◆ **PROBLEM TO SOLVE**
Nothing but the lines from the one with "A portfolio manager" down to the one with "3=Nike, 4=Boeing, 5=JPMorgan" should be returned, exactly and with both ends included, from the material below.

= Beginning of Section =

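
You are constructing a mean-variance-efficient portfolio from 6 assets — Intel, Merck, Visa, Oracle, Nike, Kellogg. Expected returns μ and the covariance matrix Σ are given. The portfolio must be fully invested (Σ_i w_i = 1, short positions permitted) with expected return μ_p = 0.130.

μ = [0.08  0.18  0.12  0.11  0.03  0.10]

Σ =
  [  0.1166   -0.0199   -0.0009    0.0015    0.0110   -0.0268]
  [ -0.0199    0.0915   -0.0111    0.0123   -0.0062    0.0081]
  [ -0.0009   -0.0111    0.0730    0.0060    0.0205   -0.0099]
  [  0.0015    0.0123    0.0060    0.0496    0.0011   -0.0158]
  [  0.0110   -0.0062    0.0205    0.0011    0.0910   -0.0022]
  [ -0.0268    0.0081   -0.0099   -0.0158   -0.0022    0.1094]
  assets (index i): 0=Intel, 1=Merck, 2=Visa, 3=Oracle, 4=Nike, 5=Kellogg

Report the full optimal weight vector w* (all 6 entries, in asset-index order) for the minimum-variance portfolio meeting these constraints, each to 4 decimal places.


0.1565  0.2744  0.2573  0.2010  -0.0575  0.1683

g=Σ⁻¹μ = [1.4136  2.1236  2.0825  1.8976  -0.1508  1.5626]
h=Σ⁻¹𝟙 = [13.4451  11.9702  14.1939  19.9631  7.1239  15.8590]
a=μᵀg=1.105709  b=𝟙ᵀg=8.929078  c=𝟙ᵀh=82.555273  D=ac−b²=11.553699
λ₁=(c·0.130−b)/D = (82.555273·0.130−8.929078)/11.553699 = 0.156063
λ₂=(a−b·0.130)/D = (1.105709−8.929078·0.130)/11.553699 = -0.004767
w* = 0.156063·g + -0.004767·h:
  w_0 = 0.156063·1.4136 + -0.004767·13.4451 = 0.1565  (Intel)
  w_1 = 0.156063·2.1236 + -0.004767·11.9702 = 0.2744  (Merck)
  w_2 = 0.156063·2.0825 + -0.004767·14.1939 = 0.2573  (Visa)
  w_3 = 0.156063·1.8976 + -0.004767·19.9631 = 0.2010  (Oracle)
  w_4 = 0.156063·-0.1508 + -0.004767·7.1239 = -0.0575  (Nike)
  w_5 = 0.156063·1.5626 + -0.004767·15.8590 = 0.1683  (Kellogg)
Σw_i=1.0000  μᵀw=0.1300
σ²=wᵀΣw=λ₁·μ_p+λ₂ = 0.156063·0.130 + -0.004767 = 0.015522 ≈ 0.0155


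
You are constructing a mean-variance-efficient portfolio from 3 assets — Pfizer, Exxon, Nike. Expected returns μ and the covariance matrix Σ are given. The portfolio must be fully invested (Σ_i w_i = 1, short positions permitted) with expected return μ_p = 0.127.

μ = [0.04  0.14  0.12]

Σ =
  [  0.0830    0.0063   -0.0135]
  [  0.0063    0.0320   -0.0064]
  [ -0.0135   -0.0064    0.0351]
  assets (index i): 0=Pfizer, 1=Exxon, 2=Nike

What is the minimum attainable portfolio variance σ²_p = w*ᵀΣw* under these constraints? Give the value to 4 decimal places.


0.0124

g=Σ⁻¹μ = [0.8535  5.1440  4.6850]
h=Σ⁻¹𝟙 = [16.0019  36.3543  41.2733]
a=μᵀg=1.316496  b=𝟙ᵀg=10.682473  c=𝟙ᵀh=93.629494  D=ac−b²=9.147630
λ₁=(c·0.127−b)/D = (93.629494·0.127−10.682473)/9.147630 = 0.132108
λ₂=(a−b·0.127)/D = (1.316496−10.682473·0.127)/9.147630 = -0.004392
w* = 0.132108·g + -0.004392·h:
  w_0 = 0.132108·0.8535 + -0.004392·16.0019 = 0.0425  (Pfizer)
  w_1 = 0.132108·5.1440 + -0.004392·36.3543 = 0.5199  (Exxon)
  w_2 = 0.132108·4.6850 + -0.004392·41.2733 = 0.4376  (Nike)
Σw_i=1.0000  μᵀw=0.1270
σ²=wᵀΣw=λ₁·μ_p+λ₂ = 0.132108·0.127 + -0.004392 = 0.012386 ≈ 0.0124


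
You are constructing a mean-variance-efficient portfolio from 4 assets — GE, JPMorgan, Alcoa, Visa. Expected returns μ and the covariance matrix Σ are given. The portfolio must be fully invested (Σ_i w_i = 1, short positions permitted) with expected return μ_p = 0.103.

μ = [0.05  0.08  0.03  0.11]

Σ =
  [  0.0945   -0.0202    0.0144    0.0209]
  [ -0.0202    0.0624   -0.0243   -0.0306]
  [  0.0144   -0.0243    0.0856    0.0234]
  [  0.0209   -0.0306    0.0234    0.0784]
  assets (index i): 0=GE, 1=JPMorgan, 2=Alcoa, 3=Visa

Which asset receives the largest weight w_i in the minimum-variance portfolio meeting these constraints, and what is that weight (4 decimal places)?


p=Σ⁻¹μ = [0.5587  2.6980  0.4265  2.1799]
q=Σ⁻¹𝟙 = [11.6185  34.6571  14.4034  18.8857]
a=μᵀp=0.496352  b=𝟙ᵀp=5.863020  c=𝟙ᵀq=79.564719  D=ac−b²=5.117117
λ₁=(c·0.103−b)/D = (79.564719·0.103−5.863020)/5.117117 = 0.455754
λ₂=(a−b·0.103)/D = (0.496352−5.863020·0.103)/5.117117 = -0.021016
w* = 0.455754·p + -0.021016·q:
  w_0 = 0.455754·0.5587 + -0.021016·11.6185 = 0.0105  (GE)
  w_1 = 0.455754·2.6980 + -0.021016·34.6571 = 0.5013  (JPMorgan)
  w_2 = 0.455754·0.4265 + -0.021016·14.4034 = -0.1083  (Alcoa)
  w_3 = 0.455754·2.1799 + -0.021016·18.8857 = 0.5966  (Visa)
Σw_i=1.0000  μᵀw=0.1030
σ²=wᵀΣw=λ₁·μ_p+λ₂ = 0.455754·0.103 + -0.021016 = 0.025927 ≈ 0.0259

Visa (0.5966)


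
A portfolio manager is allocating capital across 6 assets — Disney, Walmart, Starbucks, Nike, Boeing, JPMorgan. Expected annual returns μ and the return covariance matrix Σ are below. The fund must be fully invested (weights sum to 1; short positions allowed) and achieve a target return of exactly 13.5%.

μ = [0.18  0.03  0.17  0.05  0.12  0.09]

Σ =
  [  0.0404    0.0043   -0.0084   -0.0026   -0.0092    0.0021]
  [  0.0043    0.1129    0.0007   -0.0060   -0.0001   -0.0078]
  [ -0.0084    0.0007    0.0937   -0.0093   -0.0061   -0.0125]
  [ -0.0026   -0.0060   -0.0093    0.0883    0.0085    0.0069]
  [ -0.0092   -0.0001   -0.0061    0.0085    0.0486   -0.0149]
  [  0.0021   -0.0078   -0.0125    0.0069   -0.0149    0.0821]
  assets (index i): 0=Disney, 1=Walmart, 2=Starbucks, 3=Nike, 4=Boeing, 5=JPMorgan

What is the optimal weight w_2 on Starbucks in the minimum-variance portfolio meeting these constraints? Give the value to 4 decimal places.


0.1662

u=Σ⁻¹μ = [6.0137  0.1992  2.9904  0.4582  4.5805  2.2094]
v=Σ⁻¹𝟙 = [35.2486  9.3826  19.7428  10.1766  34.2631  20.5390]
a=μᵀu=2.368226  b=𝟙ᵀu=16.451414  c=𝟙ᵀv=129.352741  D=ac−b²=35.687467
λ₁=(c·0.135−b)/D = (129.352741·0.135−16.451414)/35.687467 = 0.028335
λ₂=(a−b·0.135)/D = (2.368226−16.451414·0.135)/35.687467 = 0.004127
w* = 0.028335·u + 0.004127·v:
  w_0 = 0.028335·6.0137 + 0.004127·35.2486 = 0.3159  (Disney)
  w_1 = 0.028335·0.1992 + 0.004127·9.3826 = 0.0444  (Walmart)
  w_2 = 0.028335·2.9904 + 0.004127·19.7428 = 0.1662  (Starbucks)
  w_3 = 0.028335·0.4582 + 0.004127·10.1766 = 0.0550  (Nike)
  w_4 = 0.028335·4.5805 + 0.004127·34.2631 = 0.2712  (Boeing)
  w_5 = 0.028335·2.2094 + 0.004127·20.5390 = 0.1474  (JPMorgan)
Σw_i=1.0000  μᵀw=0.1350
σ²=wᵀΣw=λ₁·μ_p+λ₂ = 0.028335·0.135 + 0.004127 = 0.007952 ≈ 0.0080


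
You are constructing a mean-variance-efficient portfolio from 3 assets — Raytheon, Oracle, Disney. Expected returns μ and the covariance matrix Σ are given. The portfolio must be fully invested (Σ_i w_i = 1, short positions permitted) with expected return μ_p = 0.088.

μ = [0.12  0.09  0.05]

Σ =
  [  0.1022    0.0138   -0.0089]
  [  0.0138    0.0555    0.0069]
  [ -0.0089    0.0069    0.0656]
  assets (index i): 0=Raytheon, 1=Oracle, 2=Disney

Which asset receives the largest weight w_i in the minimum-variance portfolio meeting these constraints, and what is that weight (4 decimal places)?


Oracle (0.3942)

p=Σ⁻¹μ = [1.0717  1.2588  0.7752]
q=Σ⁻¹𝟙 = [9.2235  13.8550  15.0379]
a=μᵀp=0.280653  b=𝟙ᵀp=3.105666  c=𝟙ᵀq=38.116443  D=ac−b²=1.052346
λ₁=(c·0.088−b)/D = (38.116443·0.088−3.105666)/1.052346 = 0.236216
λ₂=(a−b·0.088)/D = (0.280653−3.105666·0.088)/1.052346 = 0.006989
w* = 0.236216·p + 0.006989·q:
  w_0 = 0.236216·1.0717 + 0.006989·9.2235 = 0.3176  (Raytheon)
  w_1 = 0.236216·1.2588 + 0.006989·13.8550 = 0.3942  (Oracle)
  w_2 = 0.236216·0.7752 + 0.006989·15.0379 = 0.2882  (Disney)
Σw_i=1.0000  μᵀw=0.0880
σ²=wᵀΣw=λ₁·μ_p+λ₂ = 0.236216·0.088 + 0.006989 = 0.027776 ≈ 0.0278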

= End of Section =

◆ **RESULT**
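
A portfolio manager is allocating capital across 6 assets — Disney, Walmart, Starbucks, Nike, Boeing, JPMorgan. Expected annual returns μ and the return covariance matrix Σ are below. The fund must be fully invested (weights sum to 1; short positions allowed) and achieve a target return of exactly 13.5%.

μ = [0.18  0.03  0.17  0.05  0.12  0.09]

Σ =
  [  0.0404    0.0043   -0.0084   -0.0026   -0.0092    0.0021]
  [  0.0043    0.1129    0.0007   -0.0060   -0.0001   -0.0078]
  [ -0.0084    0.0007    0.0937   -0.0093   -0.0061   -0.0125]
  [ -0.0026   -0.0060   -0.0093    0.0883    0.0085    0.0069]
  [ -0.0092   -0.0001   -0.0061    0.0085    0.0486   -0.0149]
  [  0.0021   -0.0078   -0.0125    0.0069   -0.0149    0.0821]
  assets (index i): 0=Disney, 1=Walmart, 2=Starbucks, 3=Nike, 4=Boeing, 5=JPMorgan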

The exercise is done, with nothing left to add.